PROBLEM STATEMENT. Begin at the line below that has "- Federal tax withheld: 23.75%" and stop after the line that has "- PFL insurance: 1.5% of gross pay". Please restate only those lines, word for word.

=== INPUT MATERIAL ===

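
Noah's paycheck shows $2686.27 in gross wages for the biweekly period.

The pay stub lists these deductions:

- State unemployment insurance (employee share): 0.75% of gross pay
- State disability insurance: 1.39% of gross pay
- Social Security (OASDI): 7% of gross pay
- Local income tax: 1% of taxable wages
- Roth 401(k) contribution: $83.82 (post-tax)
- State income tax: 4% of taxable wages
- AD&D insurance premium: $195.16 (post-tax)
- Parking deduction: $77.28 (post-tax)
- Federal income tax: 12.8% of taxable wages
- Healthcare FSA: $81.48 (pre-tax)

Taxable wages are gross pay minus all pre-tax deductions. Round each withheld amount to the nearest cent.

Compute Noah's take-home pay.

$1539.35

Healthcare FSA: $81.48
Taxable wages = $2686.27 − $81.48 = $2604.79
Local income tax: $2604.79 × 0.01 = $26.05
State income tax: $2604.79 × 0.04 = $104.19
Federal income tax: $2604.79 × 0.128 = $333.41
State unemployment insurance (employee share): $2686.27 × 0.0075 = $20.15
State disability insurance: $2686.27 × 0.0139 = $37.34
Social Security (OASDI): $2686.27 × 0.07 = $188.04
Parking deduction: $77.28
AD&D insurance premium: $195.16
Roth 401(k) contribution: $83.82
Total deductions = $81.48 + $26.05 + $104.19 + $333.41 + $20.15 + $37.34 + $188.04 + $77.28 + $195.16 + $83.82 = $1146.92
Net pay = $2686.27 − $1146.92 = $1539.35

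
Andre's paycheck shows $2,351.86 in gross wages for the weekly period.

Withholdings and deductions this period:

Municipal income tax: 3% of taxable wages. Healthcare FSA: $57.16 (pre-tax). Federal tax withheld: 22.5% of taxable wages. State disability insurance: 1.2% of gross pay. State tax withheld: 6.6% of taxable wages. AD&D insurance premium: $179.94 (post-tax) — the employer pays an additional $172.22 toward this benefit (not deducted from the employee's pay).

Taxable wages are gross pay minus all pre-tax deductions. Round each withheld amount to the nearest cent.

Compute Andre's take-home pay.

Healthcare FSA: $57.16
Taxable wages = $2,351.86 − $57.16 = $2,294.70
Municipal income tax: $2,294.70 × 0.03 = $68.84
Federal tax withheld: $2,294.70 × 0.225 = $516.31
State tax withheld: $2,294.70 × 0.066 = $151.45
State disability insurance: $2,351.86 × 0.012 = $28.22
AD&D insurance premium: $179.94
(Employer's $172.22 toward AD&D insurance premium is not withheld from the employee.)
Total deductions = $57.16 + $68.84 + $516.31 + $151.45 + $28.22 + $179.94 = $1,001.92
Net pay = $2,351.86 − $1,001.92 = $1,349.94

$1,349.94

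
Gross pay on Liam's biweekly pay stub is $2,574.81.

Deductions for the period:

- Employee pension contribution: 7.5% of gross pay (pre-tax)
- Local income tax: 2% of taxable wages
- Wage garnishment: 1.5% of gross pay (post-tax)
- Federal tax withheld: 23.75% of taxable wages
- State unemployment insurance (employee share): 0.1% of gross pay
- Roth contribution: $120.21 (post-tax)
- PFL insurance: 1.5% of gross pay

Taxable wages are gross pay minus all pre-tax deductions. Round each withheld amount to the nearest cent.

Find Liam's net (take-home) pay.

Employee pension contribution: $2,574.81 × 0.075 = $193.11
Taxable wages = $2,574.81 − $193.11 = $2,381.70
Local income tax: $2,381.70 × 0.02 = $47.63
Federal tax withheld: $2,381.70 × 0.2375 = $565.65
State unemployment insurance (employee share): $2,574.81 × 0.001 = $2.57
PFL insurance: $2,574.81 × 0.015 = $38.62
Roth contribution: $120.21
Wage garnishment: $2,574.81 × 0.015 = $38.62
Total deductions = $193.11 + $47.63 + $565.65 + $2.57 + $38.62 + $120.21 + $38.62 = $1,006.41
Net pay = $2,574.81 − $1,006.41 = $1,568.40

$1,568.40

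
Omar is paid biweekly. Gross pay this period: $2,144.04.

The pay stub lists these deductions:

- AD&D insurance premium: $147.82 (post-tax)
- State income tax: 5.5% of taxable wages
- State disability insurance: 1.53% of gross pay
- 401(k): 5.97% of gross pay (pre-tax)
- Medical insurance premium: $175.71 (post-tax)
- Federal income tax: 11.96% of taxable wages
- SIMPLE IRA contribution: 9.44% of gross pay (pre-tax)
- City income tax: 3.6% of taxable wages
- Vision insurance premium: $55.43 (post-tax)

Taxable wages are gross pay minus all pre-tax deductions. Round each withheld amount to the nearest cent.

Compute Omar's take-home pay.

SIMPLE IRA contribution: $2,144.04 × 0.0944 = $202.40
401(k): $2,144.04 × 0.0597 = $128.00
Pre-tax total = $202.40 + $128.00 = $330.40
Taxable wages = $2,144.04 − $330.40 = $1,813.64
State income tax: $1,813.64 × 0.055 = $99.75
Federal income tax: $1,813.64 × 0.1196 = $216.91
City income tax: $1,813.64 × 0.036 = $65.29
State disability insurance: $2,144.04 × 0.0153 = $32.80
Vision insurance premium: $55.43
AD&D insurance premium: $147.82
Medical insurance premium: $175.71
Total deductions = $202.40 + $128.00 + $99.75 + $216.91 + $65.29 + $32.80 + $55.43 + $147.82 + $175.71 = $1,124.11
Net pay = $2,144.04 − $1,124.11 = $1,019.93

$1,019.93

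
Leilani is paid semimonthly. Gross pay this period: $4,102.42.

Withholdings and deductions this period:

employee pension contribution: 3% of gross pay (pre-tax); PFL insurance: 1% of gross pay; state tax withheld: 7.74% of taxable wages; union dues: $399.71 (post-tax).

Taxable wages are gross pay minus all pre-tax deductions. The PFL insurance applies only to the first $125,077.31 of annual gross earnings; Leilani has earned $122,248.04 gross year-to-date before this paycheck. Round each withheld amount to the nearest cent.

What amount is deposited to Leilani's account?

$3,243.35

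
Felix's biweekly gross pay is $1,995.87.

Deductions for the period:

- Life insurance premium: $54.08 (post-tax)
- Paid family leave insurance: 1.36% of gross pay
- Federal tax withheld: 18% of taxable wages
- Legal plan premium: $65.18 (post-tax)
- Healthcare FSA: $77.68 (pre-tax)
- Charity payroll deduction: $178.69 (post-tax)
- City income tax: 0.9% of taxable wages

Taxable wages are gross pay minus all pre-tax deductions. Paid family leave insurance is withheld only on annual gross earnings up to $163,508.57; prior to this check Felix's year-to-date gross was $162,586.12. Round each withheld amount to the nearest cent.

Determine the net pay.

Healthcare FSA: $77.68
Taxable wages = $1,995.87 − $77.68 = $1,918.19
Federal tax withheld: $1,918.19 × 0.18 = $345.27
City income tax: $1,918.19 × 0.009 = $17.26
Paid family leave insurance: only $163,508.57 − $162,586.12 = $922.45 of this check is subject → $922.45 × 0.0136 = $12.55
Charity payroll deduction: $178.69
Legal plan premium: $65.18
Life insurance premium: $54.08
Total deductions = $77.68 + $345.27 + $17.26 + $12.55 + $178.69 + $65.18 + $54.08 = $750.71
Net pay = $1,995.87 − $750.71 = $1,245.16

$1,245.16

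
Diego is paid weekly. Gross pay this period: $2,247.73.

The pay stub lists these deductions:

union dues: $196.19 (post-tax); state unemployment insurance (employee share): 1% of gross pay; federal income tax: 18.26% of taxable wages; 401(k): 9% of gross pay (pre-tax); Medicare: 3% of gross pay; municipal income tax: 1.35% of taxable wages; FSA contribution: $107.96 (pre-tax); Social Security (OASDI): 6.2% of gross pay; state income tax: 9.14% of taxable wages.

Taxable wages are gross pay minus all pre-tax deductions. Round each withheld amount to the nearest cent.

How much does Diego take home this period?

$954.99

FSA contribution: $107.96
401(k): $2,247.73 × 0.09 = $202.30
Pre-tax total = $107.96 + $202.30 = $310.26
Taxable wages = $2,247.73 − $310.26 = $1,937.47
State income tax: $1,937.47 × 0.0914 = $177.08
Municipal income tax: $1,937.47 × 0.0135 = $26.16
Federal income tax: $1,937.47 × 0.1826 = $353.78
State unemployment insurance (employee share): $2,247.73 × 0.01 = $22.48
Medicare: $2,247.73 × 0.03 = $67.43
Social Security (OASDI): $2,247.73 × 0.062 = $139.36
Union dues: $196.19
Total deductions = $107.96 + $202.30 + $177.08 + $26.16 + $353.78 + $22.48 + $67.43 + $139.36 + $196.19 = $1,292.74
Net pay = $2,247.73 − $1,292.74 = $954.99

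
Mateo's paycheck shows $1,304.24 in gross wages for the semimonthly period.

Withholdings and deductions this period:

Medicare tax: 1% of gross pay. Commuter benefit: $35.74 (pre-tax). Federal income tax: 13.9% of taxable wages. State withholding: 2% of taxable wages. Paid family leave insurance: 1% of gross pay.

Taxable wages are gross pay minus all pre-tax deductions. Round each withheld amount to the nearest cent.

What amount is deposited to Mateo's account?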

===

TASK ANSWER.
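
- Federal tax withheld: 23.75% of taxable wages
- State unemployment insurance (employee share): 0.1% of gross pay
- Roth contribution: $120.21 (post-tax)
- PFL insurance: 1.5% of gross pay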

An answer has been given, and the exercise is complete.